(Records from a data collection)
-- Opening Marker --

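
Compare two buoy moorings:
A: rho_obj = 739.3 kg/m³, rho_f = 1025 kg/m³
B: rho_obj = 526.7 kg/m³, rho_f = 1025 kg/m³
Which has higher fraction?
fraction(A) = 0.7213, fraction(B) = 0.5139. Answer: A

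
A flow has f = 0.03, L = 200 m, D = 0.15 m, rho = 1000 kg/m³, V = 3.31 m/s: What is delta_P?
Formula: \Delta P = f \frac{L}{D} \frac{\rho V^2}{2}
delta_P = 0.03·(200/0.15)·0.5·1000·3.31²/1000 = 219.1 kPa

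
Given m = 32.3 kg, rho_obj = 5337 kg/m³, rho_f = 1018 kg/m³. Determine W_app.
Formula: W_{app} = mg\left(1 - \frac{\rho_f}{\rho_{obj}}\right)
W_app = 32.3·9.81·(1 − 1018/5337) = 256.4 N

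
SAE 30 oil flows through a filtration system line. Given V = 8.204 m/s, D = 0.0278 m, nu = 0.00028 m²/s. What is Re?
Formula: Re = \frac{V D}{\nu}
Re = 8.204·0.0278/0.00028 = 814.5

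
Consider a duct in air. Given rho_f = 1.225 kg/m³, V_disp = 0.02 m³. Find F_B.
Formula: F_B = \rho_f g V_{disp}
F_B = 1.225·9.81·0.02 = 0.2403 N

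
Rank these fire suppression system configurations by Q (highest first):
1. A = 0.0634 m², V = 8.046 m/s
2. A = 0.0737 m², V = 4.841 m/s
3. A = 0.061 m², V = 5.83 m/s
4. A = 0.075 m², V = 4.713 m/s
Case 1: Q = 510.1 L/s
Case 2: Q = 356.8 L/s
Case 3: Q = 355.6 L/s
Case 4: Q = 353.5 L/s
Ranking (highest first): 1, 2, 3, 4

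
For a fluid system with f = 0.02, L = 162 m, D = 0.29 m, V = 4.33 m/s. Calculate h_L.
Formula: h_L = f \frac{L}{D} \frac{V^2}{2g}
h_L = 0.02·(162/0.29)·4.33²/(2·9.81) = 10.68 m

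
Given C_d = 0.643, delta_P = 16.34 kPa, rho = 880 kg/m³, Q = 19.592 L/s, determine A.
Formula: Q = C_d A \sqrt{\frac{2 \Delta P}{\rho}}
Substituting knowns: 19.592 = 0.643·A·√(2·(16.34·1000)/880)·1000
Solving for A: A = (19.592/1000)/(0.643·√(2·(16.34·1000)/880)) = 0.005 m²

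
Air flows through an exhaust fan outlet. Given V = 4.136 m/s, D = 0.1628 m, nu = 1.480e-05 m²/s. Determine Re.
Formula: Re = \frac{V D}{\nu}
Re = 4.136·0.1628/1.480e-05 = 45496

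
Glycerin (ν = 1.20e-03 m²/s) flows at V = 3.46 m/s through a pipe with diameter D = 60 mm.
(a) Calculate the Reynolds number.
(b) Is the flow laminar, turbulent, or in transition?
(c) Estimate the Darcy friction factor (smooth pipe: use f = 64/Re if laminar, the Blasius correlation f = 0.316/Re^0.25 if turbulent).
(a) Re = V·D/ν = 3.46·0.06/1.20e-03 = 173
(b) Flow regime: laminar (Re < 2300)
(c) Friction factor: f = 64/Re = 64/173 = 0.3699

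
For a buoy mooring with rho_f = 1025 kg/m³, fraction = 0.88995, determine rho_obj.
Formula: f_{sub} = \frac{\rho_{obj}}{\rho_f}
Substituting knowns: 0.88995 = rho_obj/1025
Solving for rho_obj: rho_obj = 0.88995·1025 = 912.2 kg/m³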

-- Closing Marker --

Could you transcribe all of the entries exactly, leaving nothing out?

Written reply
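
Compare two buoy moorings:
A: rho_obj = 739.3 kg/m³, rho_f = 1025 kg/m³
B: rho_obj = 526.7 kg/m³, rho_f = 1025 kg/m³
Which has higher fraction?
fraction(A) = 0.7213, fraction(B) = 0.5139. Answer: A

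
A flow has f = 0.03, L = 200 m, D = 0.15 m, rho = 1000 kg/m³, V = 3.31 m/s: What is delta_P?
Formula: \Delta P = f \frac{L}{D} \frac{\rho V^2}{2}
delta_P = 0.03·(200/0.15)·0.5·1000·3.31²/1000 = 219.1 kPa

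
Given m = 32.3 kg, rho_obj = 5337 kg/m³, rho_f = 1018 kg/m³. Determine W_app.
Formula: W_{app} = mg\left(1 - \frac{\rho_f}{\rho_{obj}}\right)
W_app = 32.3·9.81·(1 − 1018/5337) = 256.4 N

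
SAE 30 oil flows through a filtration system line. Given V = 8.204 m/s, D = 0.0278 m, nu = 0.00028 m²/s. What is Re?
Formula: Re = \frac{V D}{\nu}
Re = 8.204·0.0278/0.00028 = 814.5

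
Consider a duct in air. Given rho_f = 1.225 kg/m³, V_disp = 0.02 m³. Find F_B.
Formula: F_B = \rho_f g V_{disp}
F_B = 1.225·9.81·0.02 = 0.2403 N

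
Rank these fire suppression system configurations by Q (highest first):
1. A = 0.0634 m², V = 8.046 m/s
2. A = 0.0737 m², V = 4.841 m/s
3. A = 0.061 m², V = 5.83 m/s
4. A = 0.075 m², V = 4.713 m/s
Case 1: Q = 510.1 L/s
Case 2: Q = 356.8 L/s
Case 3: Q = 355.6 L/s
Case 4: Q = 353.5 L/s
Ranking (highest first): 1, 2, 3, 4

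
For a fluid system with f = 0.02, L = 162 m, D = 0.29 m, V = 4.33 m/s. Calculate h_L.
Formula: h_L = f \frac{L}{D} \frac{V^2}{2g}
h_L = 0.02·(162/0.29)·4.33²/(2·9.81) = 10.68 m

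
Given C_d = 0.643, delta_P = 16.34 kPa, rho = 880 kg/m³, Q = 19.592 L/s, determine A.
Formula: Q = C_d A \sqrt{\frac{2 \Delta P}{\rho}}
Substituting knowns: 19.592 = 0.643·A·√(2·(16.34·1000)/880)·1000
Solving for A: A = (19.592/1000)/(0.643·√(2·(16.34·1000)/880)) = 0.005 m²

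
Air flows through an exhaust fan outlet. Given V = 4.136 m/s, D = 0.1628 m, nu = 1.480e-05 m²/s. Determine Re.
Formula: Re = \frac{V D}{\nu}
Re = 4.136·0.1628/1.480e-05 = 45496

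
Glycerin (ν = 1.20e-03 m²/s) flows at V = 3.46 m/s through a pipe with diameter D = 60 mm.
(a) Calculate the Reynolds number.
(b) Is the flow laminar, turbulent, or in transition?
(c) Estimate the Darcy friction factor (smooth pipe: use f = 64/Re if laminar, the Blasius correlation f = 0.316/Re^0.25 if turbulent).
(a) Re = V·D/ν = 3.46·0.06/1.20e-03 = 173
(b) Flow regime: laminar (Re < 2300)
(c) Friction factor: f = 64/Re = 64/173 = 0.3699

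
For a buoy mooring with rho_f = 1025 kg/m³, fraction = 0.88995, determine rho_obj.
Formula: f_{sub} = \frac{\rho_{obj}}{\rho_f}
Substituting knowns: 0.88995 = rho_obj/1025
Solving for rho_obj: rho_obj = 0.88995·1025 = 912.2 kg/m³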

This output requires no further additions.